— What to do —
Write out the lines from the top of the material through the line with "is $3 \left(-3\right)", exactly and with nothing added.
START Task data
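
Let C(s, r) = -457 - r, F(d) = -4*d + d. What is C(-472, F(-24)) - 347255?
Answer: -347784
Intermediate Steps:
F(d) = -3*d
C(-472, F(-24)) - 347255 = (-457 - (-3)*(-24)) - 347255 = (-457 - 1*72) - 347255 = (-457 - 72) - 347255 = -529 - 347255 = -347784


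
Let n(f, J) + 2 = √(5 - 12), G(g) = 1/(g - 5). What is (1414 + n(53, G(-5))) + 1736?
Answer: 3148 + I*√7 ≈ 3148.0 + 2.6458*I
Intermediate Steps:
G(g) = 1/(-5 + g)
n(f, J) = -2 + I*√7 (n(f, J) = -2 + √(5 - 12) = -2 + √(-7) = -2 + I*√7)
(1414 + n(53, G(-5))) + 1736 = (1414 + (-2 + I*√7)) + 1736 = (1412 + I*√7) + 1736 = 3148 + I*√7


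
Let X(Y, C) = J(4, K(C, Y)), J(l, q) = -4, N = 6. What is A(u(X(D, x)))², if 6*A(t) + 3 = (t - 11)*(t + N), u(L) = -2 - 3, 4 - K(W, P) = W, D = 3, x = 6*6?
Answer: 361/36 ≈ 10.028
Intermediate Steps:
x = 36
K(W, P) = 4 - W
X(Y, C) = -4
u(L) = -5
A(t) = -½ + (-11 + t)*(6 + t)/6 (A(t) = -½ + ((t - 11)*(t + 6))/6 = -½ + ((-11 + t)*(6 + t))/6 = -½ + (-11 + t)*(6 + t)/6)
A(u(X(D, x)))² = (-23/2 - ⅚*(-5) + (⅙)*(-5)²)² = (-23/2 + 25/6 + (⅙)*25)² = (-23/2 + 25/6 + 25/6)² = (-19/6)² = 361/36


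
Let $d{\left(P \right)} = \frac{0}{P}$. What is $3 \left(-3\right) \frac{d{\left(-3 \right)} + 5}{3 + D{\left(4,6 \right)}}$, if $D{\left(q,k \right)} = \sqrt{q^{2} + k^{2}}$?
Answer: $\frac{135}{43} - \frac{90 \sqrt{13}}{43} \approx -4.407$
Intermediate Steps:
$d{\left(P \right)} = 0$
$D{\left(q,k \right)} = \sqrt{k^{2} + q^{2}}$
$3 \left(-3\right) \frac{d{\left(-3 \right)} + 5}{3 + D{\left(4,6 \right)}} = 3 \left(-3\right) \frac{0 + 5}{3 + \sqrt{6^{2} + 4^{2}}} = - 9 \frac{5}{3 + \sqrt{36 + 16}} = - 9 \frac{5}{3 + \sqrt{52}} = - 9 \frac{5}{3 + 2 \sqrt{13}} = - \frac{45}{3 + 2 \sqrt{13}}$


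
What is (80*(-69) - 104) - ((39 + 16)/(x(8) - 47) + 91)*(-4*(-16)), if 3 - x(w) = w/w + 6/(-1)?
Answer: -442952/39 ≈ -11358.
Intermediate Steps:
x(w) = 8 (x(w) = 3 - (w/w + 6/(-1)) = 3 - (1 + 6*(-1)) = 3 - (1 - 6) = 3 - 1*(-5) = 3 + 5 = 8)
(80*(-69) - 104) - ((39 + 16)/(x(8) - 47) + 91)*(-4*(-16)) = (80*(-69) - 104) - ((39 + 16)/(8 - 47) + 91)*(-4*(-16)) = (-5520 - 104) - (55/(-39) + 91)*64 = -5624 - (55*(-1/39) + 91)*64 = -5624 - (-55/39 + 91)*64 = -5624 - 3494*64/39 = -5624 - 1*223616/39 = -5624 - 223616/39 = -442952/39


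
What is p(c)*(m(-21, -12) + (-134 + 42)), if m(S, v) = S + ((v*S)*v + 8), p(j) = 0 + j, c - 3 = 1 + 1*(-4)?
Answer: 0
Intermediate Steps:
c = 0 (c = 3 + (1 + 1*(-4)) = 3 + (1 - 4) = 3 - 3 = 0)
p(j) = j
m(S, v) = 8 + S + S*v² (m(S, v) = S + ((S*v)*v + 8) = S + (S*v² + 8) = S + (8 + S*v²) = 8 + S + S*v²)
p(c)*(m(-21, -12) + (-134 + 42)) = 0*((8 - 21 - 21*(-12)²) + (-134 + 42)) = 0*((8 - 21 - 21*144) - 92) = 0*((8 - 21 - 3024) - 92) = 0*(-3037 - 92) = 0*(-3129) = 0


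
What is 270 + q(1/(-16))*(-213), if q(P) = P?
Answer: 4533/16 ≈ 283.31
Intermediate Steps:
270 + q(1/(-16))*(-213) = 270 - 213/(-16) = 270 - 1/16*(-213) = 270 + 213/16 = 4533/16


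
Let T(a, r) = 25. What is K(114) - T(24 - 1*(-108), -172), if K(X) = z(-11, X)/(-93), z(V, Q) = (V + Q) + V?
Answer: -2417/93 ≈ -25.989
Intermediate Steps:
z(V, Q) = Q + 2*V (z(V, Q) = (Q + V) + V = Q + 2*V)
K(X) = 22/93 - X/93 (K(X) = (X + 2*(-11))/(-93) = (X - 22)*(-1/93) = (-22 + X)*(-1/93) = 22/93 - X/93)
K(114) - T(24 - 1*(-108), -172) = (22/93 - 1/93*114) - 1*25 = (22/93 - 38/31) - 25 = -92/93 - 25 = -2417/93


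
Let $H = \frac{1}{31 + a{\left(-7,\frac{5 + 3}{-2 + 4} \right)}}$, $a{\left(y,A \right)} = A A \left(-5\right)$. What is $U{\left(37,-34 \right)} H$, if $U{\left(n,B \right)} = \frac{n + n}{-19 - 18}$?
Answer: $\frac{2}{49} \approx 0.040816$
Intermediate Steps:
$a{\left(y,A \right)} = - 5 A^{2}$ ($a{\left(y,A \right)} = A^{2} \left(-5\right) = - 5 A^{2}$)
$U{\left(n,B \right)} = - \frac{2 n}{37}$ ($U{\left(n,B \right)} = \frac{2 n}{-37} = 2 n \left(- \frac{1}{37}\right) = - \frac{2 n}{37}$)
$H = - \frac{1}{49}$ ($H = \frac{1}{31 - 5 \left(\frac{5 + 3}{-2 + 4}\right)^{2}} = \frac{1}{31 - 5 \left(\frac{8}{2}\right)^{2}} = \frac{1}{31 - 5 \left(8 \cdot \frac{1}{2}\right)^{2}} = \frac{1}{31 - 5 \cdot 4^{2}} = \frac{1}{31 - 80} = \frac{1}{-49} = - \frac{1}{49} \approx -0.020408$)
$U{\left(37,-34 \right)} H = \left(- \frac{2}{37}\right) 37 \left(- \frac{1}{49}\right) = \left(-2\right) \left(- \frac{1}{49}\right) = \frac{2}{49}$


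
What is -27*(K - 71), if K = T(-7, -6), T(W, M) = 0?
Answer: 1917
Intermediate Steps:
K = 0
-27*(K - 71) = -27*(0 - 71) = -27*(-71) = 1917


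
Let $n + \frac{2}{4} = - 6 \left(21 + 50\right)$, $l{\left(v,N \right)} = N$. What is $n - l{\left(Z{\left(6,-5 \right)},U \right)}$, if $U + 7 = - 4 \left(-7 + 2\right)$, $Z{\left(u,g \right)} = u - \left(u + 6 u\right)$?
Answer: $- \frac{879}{2} \approx -439.5$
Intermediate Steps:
$Z{\left(u,g \right)} = - 6 u$ ($Z{\left(u,g \right)} = u - 7 u = - 6 u$)
$U = 13$ ($U = -7 - 4 \left(-7 + 2\right) = -7 - -20 = -7 + 20 = 13$)
$n = - \frac{853}{2}$ ($n = - \frac{1}{2} - 6 \left(21 + 50\right) = - \frac{1}{2} - 426 = - \frac{853}{2} \approx -426.5$)
$n - l{\left(Z{\left(6,-5 \right)},U \right)} = - \frac{853}{2} - 13 = - \frac{879}{2}$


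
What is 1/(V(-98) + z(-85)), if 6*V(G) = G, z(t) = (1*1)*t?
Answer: -3/304 ≈ -0.0098684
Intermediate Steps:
z(t) = t (z(t) = 1*t = t)
V(G) = G/6
1/(V(-98) + z(-85)) = 1/((1/6)*(-98) - 85) = 1/(-49/3 - 85) = 1/(-304/3) = -3/304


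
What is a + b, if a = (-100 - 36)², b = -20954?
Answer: -2458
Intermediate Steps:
a = 18496 (a = (-136)² = 18496)
a + b = 18496 - 20954 = -2458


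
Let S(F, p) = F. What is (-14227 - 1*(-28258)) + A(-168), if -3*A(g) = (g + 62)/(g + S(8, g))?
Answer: 3367387/240 ≈ 14031.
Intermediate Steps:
A(g) = -(62 + g)/(3*(8 + g)) (A(g) = -(g + 62)/(3*(g + 8)) = -(62 + g)/(3*(8 + g)))
(-14227 - 1*(-28258)) + A(-168) = (-14227 - 1*(-28258)) + (-62 - 1*(-168))/(3*(8 - 168)) = (-14227 + 28258) + (1/3)*(-62 + 168)/(-160) = 14031 + (1/3)*(-1/160)*106 = 14031 - 53/240 = 3367387/240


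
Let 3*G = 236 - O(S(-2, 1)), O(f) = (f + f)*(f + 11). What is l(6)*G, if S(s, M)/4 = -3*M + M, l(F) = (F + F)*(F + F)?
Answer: 13632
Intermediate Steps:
l(F) = 4*F² (l(F) = (2*F)*(2*F) = 4*F²)
S(s, M) = -8*M (S(s, M) = 4*(-3*M + M) = 4*(-2*M) = -8*M)
O(f) = 2*f*(11 + f) (O(f) = (2*f)*(11 + f) = 2*f*(11 + f))
G = 284/3 (G = (236 - 2*(-8*1)*(11 - 8*1))/3 = (236 - 2*(-8)*(11 - 8))/3 = (236 - 2*(-8)*3)/3 = (236 - 1*(-48))/3 = (236 + 48)/3 = (⅓)*284 = 284/3 ≈ 94.667)
l(6)*G = (4*6²)*(284/3) = (4*36)*(284/3) = 144*(284/3) = 13632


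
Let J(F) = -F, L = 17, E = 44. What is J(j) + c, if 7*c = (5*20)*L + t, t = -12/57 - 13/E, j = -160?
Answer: 2357097/5852 ≈ 402.78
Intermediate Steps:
t = -423/836 (t = -12/57 - 13/44 = -12*1/57 - 13*1/44 = -4/19 - 13/44 = -423/836 ≈ -0.50598)
c = 1420777/5852 (c = ((5*20)*17 - 423/836)/7 = (100*17 - 423/836)/7 = (1700 - 423/836)/7 = (⅐)*(1420777/836) = 1420777/5852 ≈ 242.78)
J(j) + c = -1*(-160) + 1420777/5852 = 160 + 1420777/5852 = 2357097/5852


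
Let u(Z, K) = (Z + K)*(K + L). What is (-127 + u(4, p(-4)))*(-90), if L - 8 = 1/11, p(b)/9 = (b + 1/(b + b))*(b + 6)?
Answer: -35803755/88 ≈ -4.0686e+5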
END Task data
— Response area —
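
Let C(s, r) = -457 - r, F(d) = -4*d + d. What is C(-472, F(-24)) - 347255?
Answer: -347784
Intermediate Steps:
F(d) = -3*d
C(-472, F(-24)) - 347255 = (-457 - (-3)*(-24)) - 347255 = (-457 - 1*72) - 347255 = (-457 - 72) - 347255 = -529 - 347255 = -347784


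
Let n(f, J) + 2 = √(5 - 12), G(g) = 1/(g - 5). What is (1414 + n(53, G(-5))) + 1736?
Answer: 3148 + I*√7 ≈ 3148.0 + 2.6458*I
Intermediate Steps:
G(g) = 1/(-5 + g)
n(f, J) = -2 + I*√7 (n(f, J) = -2 + √(5 - 12) = -2 + √(-7) = -2 + I*√7)
(1414 + n(53, G(-5))) + 1736 = (1414 + (-2 + I*√7)) + 1736 = (1412 + I*√7) + 1736 = 3148 + I*√7


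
Let X(Y, C) = J(4, K(C, Y)), J(l, q) = -4, N = 6. What is A(u(X(D, x)))², if 6*A(t) + 3 = (t - 11)*(t + N), u(L) = -2 - 3, 4 - K(W, P) = W, D = 3, x = 6*6?
Answer: 361/36 ≈ 10.028
Intermediate Steps:
x = 36
K(W, P) = 4 - W
X(Y, C) = -4
u(L) = -5
A(t) = -½ + (-11 + t)*(6 + t)/6 (A(t) = -½ + ((t - 11)*(t + 6))/6 = -½ + ((-11 + t)*(6 + t))/6 = -½ + (-11 + t)*(6 + t)/6)
A(u(X(D, x)))² = (-23/2 - ⅚*(-5) + (⅙)*(-5)²)² = (-23/2 + 25/6 + (⅙)*25)² = (-23/2 + 25/6 + 25/6)² = (-19/6)² = 361/36


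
Let $d{\left(P \right)} = \frac{0}{P}$. What is $3 \left(-3\right) \frac{d{\left(-3 \right)} + 5}{3 + D{\left(4,6 \right)}}$, if $D{\left(q,k \right)} = \sqrt{q^{2} + k^{2}}$?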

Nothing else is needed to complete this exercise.